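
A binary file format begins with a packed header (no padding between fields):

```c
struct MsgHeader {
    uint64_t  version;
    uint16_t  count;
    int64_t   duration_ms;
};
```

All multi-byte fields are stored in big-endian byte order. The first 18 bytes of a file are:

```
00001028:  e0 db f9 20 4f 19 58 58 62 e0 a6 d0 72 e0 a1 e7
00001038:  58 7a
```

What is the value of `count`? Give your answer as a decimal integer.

25312

`count` follows `version` (8 bytes), so it starts at byte offset 8 and occupies 2 bytes.
Bytes at offsets 8..9: 62 E0.
Big-endian: lowest address holds the most-significant byte.
The bytes are already most-significant first: 0x62E0.
0x62E0 = 25312.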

········

• **What you have to do**
Each line above must be output exactly as it stands.

• **Answer section**
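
A binary file format begins with a packed header (no padding between fields):

```c
struct MsgHeader {
    uint64_t  version;
    uint16_t  count;
    int64_t   duration_ms;
};
```

All multi-byte fields are stored in big-endian byte order. The first 18 bytes of a file are:

```
00001028:  e0 db f9 20 4f 19 58 58 62 e0 a6 d0 72 e0 a1 e7
00001038:  58 7a
```

What is the value of `count`? Give your answer as a decimal integer.

25312

`count` follows `version` (8 bytes), so it starts at byte offset 8 and occupies 2 bytes.
Bytes at offsets 8..9: 62 E0.
Big-endian: lowest address holds the most-significant byte.
The bytes are already most-significant first: 0x62E0.
0x62E0 = 25312.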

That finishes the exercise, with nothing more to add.